### [Exercise]
Repeat the data exactly as it stands.
________________________________________
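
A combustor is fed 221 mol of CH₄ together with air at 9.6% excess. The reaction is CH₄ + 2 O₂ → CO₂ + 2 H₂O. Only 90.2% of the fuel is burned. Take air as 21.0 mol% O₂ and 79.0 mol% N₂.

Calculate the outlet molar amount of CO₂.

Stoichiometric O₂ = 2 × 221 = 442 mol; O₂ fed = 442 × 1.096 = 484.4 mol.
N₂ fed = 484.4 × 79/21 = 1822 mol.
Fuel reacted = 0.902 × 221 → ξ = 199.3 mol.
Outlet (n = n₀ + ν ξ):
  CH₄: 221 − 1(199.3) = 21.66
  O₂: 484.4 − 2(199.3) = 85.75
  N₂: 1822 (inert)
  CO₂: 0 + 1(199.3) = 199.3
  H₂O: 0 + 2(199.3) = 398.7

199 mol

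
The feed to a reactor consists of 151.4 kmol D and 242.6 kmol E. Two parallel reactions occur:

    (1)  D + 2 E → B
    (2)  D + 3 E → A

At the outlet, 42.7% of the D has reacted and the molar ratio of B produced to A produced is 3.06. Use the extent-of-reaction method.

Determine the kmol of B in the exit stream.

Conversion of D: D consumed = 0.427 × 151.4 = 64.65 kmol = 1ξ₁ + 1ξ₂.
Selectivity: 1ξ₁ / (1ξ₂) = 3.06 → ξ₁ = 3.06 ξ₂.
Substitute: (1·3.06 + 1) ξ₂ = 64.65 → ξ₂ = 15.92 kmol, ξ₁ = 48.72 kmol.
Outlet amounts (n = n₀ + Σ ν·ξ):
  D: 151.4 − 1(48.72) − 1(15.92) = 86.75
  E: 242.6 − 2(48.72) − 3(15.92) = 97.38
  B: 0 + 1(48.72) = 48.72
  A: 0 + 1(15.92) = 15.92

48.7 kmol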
________________________________________
### [The answer]
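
A combustor is fed 221 mol of CH₄ together with air at 9.6% excess. The reaction is CH₄ + 2 O₂ → CO₂ + 2 H₂O. Only 90.2% of the fuel is burned. Take air as 21.0 mol% O₂ and 79.0 mol% N₂.

Calculate the outlet molar amount of CO₂.

Stoichiometric O₂ = 2 × 221 = 442 mol; O₂ fed = 442 × 1.096 = 484.4 mol.
N₂ fed = 484.4 × 79/21 = 1822 mol.
Fuel reacted = 0.902 × 221 → ξ = 199.3 mol.
Outlet (n = n₀ + ν ξ):
  CH₄: 221 − 1(199.3) = 21.66
  O₂: 484.4 − 2(199.3) = 85.75
  N₂: 1822 (inert)
  CO₂: 0 + 1(199.3) = 199.3
  H₂O: 0 + 2(199.3) = 398.7

199 mol

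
The feed to a reactor consists of 151.4 kmol D and 242.6 kmol E. Two parallel reactions occur:

    (1)  D + 2 E → B
    (2)  D + 3 E → A

At the outlet, 42.7% of the D has reacted and the molar ratio of B produced to A produced is 3.06. Use the extent-of-reaction method.

Determine the kmol of B in the exit stream.

Conversion of D: D consumed = 0.427 × 151.4 = 64.65 kmol = 1ξ₁ + 1ξ₂.
Selectivity: 1ξ₁ / (1ξ₂) = 3.06 → ξ₁ = 3.06 ξ₂.
Substitute: (1·3.06 + 1) ξ₂ = 64.65 → ξ₂ = 15.92 kmol, ξ₁ = 48.72 kmol.
Outlet amounts (n = n₀ + Σ ν·ξ):
  D: 151.4 − 1(48.72) − 1(15.92) = 86.75
  E: 242.6 − 2(48.72) − 3(15.92) = 97.38
  B: 0 + 1(48.72) = 48.72
  A: 0 + 1(15.92) = 15.92

48.7 kmol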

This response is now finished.